:: WHAT TO PRODUCE ::
Each line below should be restated exactly, with nothing dropped.
——————————
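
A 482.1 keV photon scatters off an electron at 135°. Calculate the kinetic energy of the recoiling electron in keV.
297.4272 keV

By energy conservation: K_e = E_initial - E_final

First find the scattered photon energy:
Initial wavelength: λ = hc/E = 2.5718 pm
Compton shift: Δλ = λ_C(1 - cos(135°)) = 4.1420 pm
Final wavelength: λ' = 2.5718 + 4.1420 = 6.7137 pm
Final photon energy: E' = hc/λ' = 184.6728 keV

Electron kinetic energy:
K_e = E - E' = 482.1000 - 184.6728 = 297.4272 keV

(Intermediate values are shown rounded; full precision is carried through to the final answer.)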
——————————
:: TASK RESPONSE ::
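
A 482.1 keV photon scatters off an electron at 135°. Calculate the kinetic energy of the recoiling electron in keV.
297.4272 keV

By energy conservation: K_e = E_initial - E_final

First find the scattered photon energy:
Initial wavelength: λ = hc/E = 2.5718 pm
Compton shift: Δλ = λ_C(1 - cos(135°)) = 4.1420 pm
Final wavelength: λ' = 2.5718 + 4.1420 = 6.7137 pm
Final photon energy: E' = hc/λ' = 184.6728 keV

Electron kinetic energy:
K_e = E - E' = 482.1000 - 184.6728 = 297.4272 keV

(Intermediate values are shown rounded; full precision is carried through to the final answer.)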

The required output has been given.